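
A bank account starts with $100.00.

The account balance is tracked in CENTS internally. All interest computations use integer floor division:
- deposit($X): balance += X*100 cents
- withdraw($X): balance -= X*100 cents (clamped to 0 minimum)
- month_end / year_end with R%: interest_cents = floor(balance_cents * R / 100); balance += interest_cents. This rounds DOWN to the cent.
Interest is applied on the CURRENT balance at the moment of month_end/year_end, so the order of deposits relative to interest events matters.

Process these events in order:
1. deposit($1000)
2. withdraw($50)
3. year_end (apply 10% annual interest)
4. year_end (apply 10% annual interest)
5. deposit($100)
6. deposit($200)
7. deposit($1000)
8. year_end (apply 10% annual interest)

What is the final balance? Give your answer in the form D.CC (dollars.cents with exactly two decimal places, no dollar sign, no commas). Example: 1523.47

After 1 (deposit($1000)): balance=$1100.00 total_interest=$0.00
After 2 (withdraw($50)): balance=$1050.00 total_interest=$0.00
After 3 (year_end (apply 10% annual interest)): balance=$1155.00 total_interest=$105.00
After 4 (year_end (apply 10% annual interest)): balance=$1270.50 total_interest=$220.50
After 5 (deposit($100)): balance=$1370.50 total_interest=$220.50
After 6 (deposit($200)): balance=$1570.50 total_interest=$220.50
After 7 (deposit($1000)): balance=$2570.50 total_interest=$220.50
After 8 (year_end (apply 10% annual interest)): balance=$2827.55 total_interest=$477.55

Answer: 2827.55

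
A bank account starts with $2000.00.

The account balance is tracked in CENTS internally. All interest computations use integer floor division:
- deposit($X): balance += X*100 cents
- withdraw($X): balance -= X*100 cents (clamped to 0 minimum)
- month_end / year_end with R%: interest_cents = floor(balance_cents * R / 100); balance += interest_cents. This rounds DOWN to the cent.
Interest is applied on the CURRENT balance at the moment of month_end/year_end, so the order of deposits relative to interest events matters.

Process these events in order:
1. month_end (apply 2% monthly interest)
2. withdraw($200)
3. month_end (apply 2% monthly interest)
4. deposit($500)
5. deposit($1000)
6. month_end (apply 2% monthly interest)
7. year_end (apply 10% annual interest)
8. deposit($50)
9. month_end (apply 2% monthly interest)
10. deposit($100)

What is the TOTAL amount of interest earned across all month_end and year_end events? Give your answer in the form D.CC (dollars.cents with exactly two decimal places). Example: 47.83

Answer: 565.53

Derivation:
After 1 (month_end (apply 2% monthly interest)): balance=$2040.00 total_interest=$40.00
After 2 (withdraw($200)): balance=$1840.00 total_interest=$40.00
After 3 (month_end (apply 2% monthly interest)): balance=$1876.80 total_interest=$76.80
After 4 (deposit($500)): balance=$2376.80 total_interest=$76.80
After 5 (deposit($1000)): balance=$3376.80 total_interest=$76.80
After 6 (month_end (apply 2% monthly interest)): balance=$3444.33 total_interest=$144.33
After 7 (year_end (apply 10% annual interest)): balance=$3788.76 total_interest=$488.76
After 8 (deposit($50)): balance=$3838.76 total_interest=$488.76
After 9 (month_end (apply 2% monthly interest)): balance=$3915.53 total_interest=$565.53
After 10 (deposit($100)): balance=$4015.53 total_interest=$565.53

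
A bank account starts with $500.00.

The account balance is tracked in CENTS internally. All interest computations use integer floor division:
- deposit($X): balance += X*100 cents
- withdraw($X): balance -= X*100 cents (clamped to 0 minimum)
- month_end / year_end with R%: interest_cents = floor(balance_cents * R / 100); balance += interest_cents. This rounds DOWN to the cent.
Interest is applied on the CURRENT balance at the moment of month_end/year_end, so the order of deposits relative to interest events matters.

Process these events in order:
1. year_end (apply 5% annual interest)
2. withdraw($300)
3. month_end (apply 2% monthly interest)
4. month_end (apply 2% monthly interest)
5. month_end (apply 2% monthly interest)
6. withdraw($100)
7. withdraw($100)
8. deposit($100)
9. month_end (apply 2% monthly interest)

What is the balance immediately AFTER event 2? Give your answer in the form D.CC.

Answer: 225.00

Derivation:
After 1 (year_end (apply 5% annual interest)): balance=$525.00 total_interest=$25.00
After 2 (withdraw($300)): balance=$225.00 total_interest=$25.00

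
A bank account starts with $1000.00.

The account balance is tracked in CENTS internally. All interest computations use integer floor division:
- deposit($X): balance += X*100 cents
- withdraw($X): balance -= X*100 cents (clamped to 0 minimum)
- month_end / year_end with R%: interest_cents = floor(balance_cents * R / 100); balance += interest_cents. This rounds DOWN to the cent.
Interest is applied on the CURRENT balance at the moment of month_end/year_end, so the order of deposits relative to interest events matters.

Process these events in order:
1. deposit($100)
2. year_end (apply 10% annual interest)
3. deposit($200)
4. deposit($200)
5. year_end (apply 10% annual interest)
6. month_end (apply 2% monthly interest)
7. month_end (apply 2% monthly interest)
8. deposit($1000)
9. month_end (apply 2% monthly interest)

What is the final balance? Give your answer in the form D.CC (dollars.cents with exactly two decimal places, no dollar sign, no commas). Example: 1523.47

After 1 (deposit($100)): balance=$1100.00 total_interest=$0.00
After 2 (year_end (apply 10% annual interest)): balance=$1210.00 total_interest=$110.00
After 3 (deposit($200)): balance=$1410.00 total_interest=$110.00
After 4 (deposit($200)): balance=$1610.00 total_interest=$110.00
After 5 (year_end (apply 10% annual interest)): balance=$1771.00 total_interest=$271.00
After 6 (month_end (apply 2% monthly interest)): balance=$1806.42 total_interest=$306.42
After 7 (month_end (apply 2% monthly interest)): balance=$1842.54 total_interest=$342.54
After 8 (deposit($1000)): balance=$2842.54 total_interest=$342.54
After 9 (month_end (apply 2% monthly interest)): balance=$2899.39 total_interest=$399.39

Answer: 2899.39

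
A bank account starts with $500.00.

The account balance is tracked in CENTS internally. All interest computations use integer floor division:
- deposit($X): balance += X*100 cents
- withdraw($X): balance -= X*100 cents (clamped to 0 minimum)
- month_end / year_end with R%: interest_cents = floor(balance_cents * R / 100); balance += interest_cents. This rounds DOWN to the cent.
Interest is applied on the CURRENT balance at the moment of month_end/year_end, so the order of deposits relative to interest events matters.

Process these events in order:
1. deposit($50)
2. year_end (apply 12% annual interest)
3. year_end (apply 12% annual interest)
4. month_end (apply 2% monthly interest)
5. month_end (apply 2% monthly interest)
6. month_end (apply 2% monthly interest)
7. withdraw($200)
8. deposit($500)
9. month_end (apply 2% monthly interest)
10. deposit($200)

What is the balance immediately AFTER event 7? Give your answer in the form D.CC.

Answer: 532.13

Derivation:
After 1 (deposit($50)): balance=$550.00 total_interest=$0.00
After 2 (year_end (apply 12% annual interest)): balance=$616.00 total_interest=$66.00
After 3 (year_end (apply 12% annual interest)): balance=$689.92 total_interest=$139.92
After 4 (month_end (apply 2% monthly interest)): balance=$703.71 total_interest=$153.71
After 5 (month_end (apply 2% monthly interest)): balance=$717.78 total_interest=$167.78
After 6 (month_end (apply 2% monthly interest)): balance=$732.13 total_interest=$182.13
After 7 (withdraw($200)): balance=$532.13 total_interest=$182.13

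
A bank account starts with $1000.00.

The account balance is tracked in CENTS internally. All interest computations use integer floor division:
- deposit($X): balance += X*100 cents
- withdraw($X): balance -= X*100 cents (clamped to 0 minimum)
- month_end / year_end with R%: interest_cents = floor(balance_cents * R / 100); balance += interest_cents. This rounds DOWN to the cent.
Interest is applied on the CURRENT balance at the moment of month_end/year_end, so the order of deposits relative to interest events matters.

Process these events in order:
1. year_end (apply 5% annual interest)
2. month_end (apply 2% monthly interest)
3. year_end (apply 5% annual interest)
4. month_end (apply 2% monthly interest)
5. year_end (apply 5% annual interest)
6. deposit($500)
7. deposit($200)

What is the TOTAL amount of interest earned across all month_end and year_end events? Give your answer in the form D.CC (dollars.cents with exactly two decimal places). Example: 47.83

After 1 (year_end (apply 5% annual interest)): balance=$1050.00 total_interest=$50.00
After 2 (month_end (apply 2% monthly interest)): balance=$1071.00 total_interest=$71.00
After 3 (year_end (apply 5% annual interest)): balance=$1124.55 total_interest=$124.55
After 4 (month_end (apply 2% monthly interest)): balance=$1147.04 total_interest=$147.04
After 5 (year_end (apply 5% annual interest)): balance=$1204.39 total_interest=$204.39
After 6 (deposit($500)): balance=$1704.39 total_interest=$204.39
After 7 (deposit($200)): balance=$1904.39 total_interest=$204.39

Answer: 204.39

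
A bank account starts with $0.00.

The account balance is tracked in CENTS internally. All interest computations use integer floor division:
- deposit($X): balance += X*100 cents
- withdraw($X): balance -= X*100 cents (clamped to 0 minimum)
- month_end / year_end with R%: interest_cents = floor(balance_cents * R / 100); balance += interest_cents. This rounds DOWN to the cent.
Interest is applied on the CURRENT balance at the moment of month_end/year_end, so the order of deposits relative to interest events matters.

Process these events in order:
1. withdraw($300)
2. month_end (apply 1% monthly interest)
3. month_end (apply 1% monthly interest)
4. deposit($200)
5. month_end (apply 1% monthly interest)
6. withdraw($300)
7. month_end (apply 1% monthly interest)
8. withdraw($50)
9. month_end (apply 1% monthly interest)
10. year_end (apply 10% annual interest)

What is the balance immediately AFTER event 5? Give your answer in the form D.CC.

After 1 (withdraw($300)): balance=$0.00 total_interest=$0.00
After 2 (month_end (apply 1% monthly interest)): balance=$0.00 total_interest=$0.00
After 3 (month_end (apply 1% monthly interest)): balance=$0.00 total_interest=$0.00
After 4 (deposit($200)): balance=$200.00 total_interest=$0.00
After 5 (month_end (apply 1% monthly interest)): balance=$202.00 total_interest=$2.00

Answer: 202.00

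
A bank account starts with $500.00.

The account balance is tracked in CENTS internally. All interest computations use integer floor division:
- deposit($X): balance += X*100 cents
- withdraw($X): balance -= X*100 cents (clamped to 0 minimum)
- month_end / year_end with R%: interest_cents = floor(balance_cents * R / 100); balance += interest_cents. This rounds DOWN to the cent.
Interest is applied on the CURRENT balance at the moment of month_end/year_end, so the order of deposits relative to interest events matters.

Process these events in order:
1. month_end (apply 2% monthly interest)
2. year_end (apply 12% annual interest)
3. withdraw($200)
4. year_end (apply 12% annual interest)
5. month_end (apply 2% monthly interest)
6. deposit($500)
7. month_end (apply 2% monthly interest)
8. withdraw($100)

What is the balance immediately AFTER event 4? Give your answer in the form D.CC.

Answer: 415.74

Derivation:
After 1 (month_end (apply 2% monthly interest)): balance=$510.00 total_interest=$10.00
After 2 (year_end (apply 12% annual interest)): balance=$571.20 total_interest=$71.20
After 3 (withdraw($200)): balance=$371.20 total_interest=$71.20
After 4 (year_end (apply 12% annual interest)): balance=$415.74 total_interest=$115.74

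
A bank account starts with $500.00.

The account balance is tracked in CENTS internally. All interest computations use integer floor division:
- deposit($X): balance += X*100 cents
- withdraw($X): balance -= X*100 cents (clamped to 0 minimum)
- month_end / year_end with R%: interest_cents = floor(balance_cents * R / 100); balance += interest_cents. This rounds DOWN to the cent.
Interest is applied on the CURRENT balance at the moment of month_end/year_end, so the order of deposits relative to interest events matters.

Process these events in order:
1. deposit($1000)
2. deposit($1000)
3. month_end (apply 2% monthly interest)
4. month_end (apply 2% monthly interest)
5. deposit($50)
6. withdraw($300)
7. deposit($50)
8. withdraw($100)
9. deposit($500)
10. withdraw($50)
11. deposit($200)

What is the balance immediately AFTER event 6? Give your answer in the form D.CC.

Answer: 2351.00

Derivation:
After 1 (deposit($1000)): balance=$1500.00 total_interest=$0.00
After 2 (deposit($1000)): balance=$2500.00 total_interest=$0.00
After 3 (month_end (apply 2% monthly interest)): balance=$2550.00 total_interest=$50.00
After 4 (month_end (apply 2% monthly interest)): balance=$2601.00 total_interest=$101.00
After 5 (deposit($50)): balance=$2651.00 total_interest=$101.00
After 6 (withdraw($300)): balance=$2351.00 total_interest=$101.00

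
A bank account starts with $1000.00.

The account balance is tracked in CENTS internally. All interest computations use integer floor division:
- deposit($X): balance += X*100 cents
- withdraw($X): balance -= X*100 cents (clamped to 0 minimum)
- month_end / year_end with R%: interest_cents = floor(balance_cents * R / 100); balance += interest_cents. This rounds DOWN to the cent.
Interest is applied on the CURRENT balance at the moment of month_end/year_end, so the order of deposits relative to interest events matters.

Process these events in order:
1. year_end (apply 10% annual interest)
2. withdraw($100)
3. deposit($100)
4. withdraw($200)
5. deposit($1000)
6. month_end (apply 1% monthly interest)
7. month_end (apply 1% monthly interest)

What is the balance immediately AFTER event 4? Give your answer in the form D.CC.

After 1 (year_end (apply 10% annual interest)): balance=$1100.00 total_interest=$100.00
After 2 (withdraw($100)): balance=$1000.00 total_interest=$100.00
After 3 (deposit($100)): balance=$1100.00 total_interest=$100.00
After 4 (withdraw($200)): balance=$900.00 total_interest=$100.00

Answer: 900.00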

# Requirement:
Lines from the top of the entries through the line with "2. withdraw($50)" are to be transcribed exactly, and nothing more.

# Answer to this problem:
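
A bank account starts with $100.00.

The account balance is tracked in CENTS internally. All interest computations use integer floor division:
- deposit($X): balance += X*100 cents
- withdraw($X): balance -= X*100 cents (clamped to 0 minimum)
- month_end / year_end with R%: interest_cents = floor(balance_cents * R / 100); balance += interest_cents. This rounds DOWN to the cent.
Interest is applied on the CURRENT balance at the moment of month_end/year_end, so the order of deposits relative to interest events matters.

Process these events in order:
1. deposit($1000)
2. withdraw($50)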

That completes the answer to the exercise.